▸ **Your objective**
Look through the data below for the line with "Iteratively Factor: d^3" and the line with "(z^2 + 2*z - 8)", then output those two and all lines in between, exactly as written.

▸ **Extracted material**
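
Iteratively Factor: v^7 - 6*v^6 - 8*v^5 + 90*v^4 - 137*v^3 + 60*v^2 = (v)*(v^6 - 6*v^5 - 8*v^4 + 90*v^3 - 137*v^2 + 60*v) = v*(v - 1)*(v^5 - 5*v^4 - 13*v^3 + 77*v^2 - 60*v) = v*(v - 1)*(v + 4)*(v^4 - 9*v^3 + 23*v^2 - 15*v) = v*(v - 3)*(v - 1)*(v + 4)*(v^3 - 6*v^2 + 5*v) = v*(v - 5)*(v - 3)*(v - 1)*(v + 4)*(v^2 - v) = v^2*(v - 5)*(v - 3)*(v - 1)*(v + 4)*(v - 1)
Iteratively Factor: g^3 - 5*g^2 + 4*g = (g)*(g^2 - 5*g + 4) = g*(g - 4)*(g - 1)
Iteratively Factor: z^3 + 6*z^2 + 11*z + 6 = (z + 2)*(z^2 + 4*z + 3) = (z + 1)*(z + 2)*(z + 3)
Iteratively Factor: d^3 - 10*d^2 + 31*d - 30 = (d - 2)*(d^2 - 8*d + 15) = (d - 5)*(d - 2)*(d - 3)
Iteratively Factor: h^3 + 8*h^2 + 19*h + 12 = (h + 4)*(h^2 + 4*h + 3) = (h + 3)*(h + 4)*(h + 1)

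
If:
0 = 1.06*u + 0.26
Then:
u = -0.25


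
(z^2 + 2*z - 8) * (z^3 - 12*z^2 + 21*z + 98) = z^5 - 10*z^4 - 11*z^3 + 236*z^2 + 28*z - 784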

---

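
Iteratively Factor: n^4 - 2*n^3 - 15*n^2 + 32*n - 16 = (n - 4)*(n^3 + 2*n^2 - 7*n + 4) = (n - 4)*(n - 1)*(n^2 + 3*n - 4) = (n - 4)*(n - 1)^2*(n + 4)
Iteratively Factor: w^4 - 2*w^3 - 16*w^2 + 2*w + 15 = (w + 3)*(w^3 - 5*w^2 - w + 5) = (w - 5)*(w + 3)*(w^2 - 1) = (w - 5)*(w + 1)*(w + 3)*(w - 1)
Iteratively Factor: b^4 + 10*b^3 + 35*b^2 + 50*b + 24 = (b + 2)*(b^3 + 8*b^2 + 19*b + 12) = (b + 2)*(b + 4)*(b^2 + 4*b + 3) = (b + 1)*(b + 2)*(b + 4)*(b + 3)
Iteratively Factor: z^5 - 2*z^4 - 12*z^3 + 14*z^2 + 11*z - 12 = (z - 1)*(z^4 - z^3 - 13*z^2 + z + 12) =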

---

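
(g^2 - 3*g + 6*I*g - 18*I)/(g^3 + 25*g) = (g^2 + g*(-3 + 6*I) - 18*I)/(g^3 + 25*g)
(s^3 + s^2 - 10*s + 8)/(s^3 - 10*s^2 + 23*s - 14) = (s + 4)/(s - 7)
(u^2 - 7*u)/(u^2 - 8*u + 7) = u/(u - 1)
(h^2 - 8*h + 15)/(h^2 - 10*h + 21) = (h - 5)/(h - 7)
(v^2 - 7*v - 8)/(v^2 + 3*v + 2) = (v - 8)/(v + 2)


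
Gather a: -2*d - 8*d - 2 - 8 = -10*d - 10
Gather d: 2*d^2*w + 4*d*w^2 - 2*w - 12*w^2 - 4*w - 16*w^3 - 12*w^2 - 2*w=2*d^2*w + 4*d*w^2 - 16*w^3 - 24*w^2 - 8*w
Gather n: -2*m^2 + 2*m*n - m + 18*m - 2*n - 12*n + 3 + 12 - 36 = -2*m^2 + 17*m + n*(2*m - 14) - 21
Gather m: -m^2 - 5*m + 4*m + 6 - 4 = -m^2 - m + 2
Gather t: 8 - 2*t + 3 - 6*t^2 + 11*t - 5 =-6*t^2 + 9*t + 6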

▸ **Solution to the exercise**
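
Iteratively Factor: d^3 - 10*d^2 + 31*d - 30 = (d - 2)*(d^2 - 8*d + 15) = (d - 5)*(d - 2)*(d - 3)
Iteratively Factor: h^3 + 8*h^2 + 19*h + 12 = (h + 4)*(h^2 + 4*h + 3) = (h + 3)*(h + 4)*(h + 1)

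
If:
0 = 1.06*u + 0.26
Then:
u = -0.25


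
(z^2 + 2*z - 8) * (z^3 - 12*z^2 + 21*z + 98) = z^5 - 10*z^4 - 11*z^3 + 236*z^2 + 28*z - 784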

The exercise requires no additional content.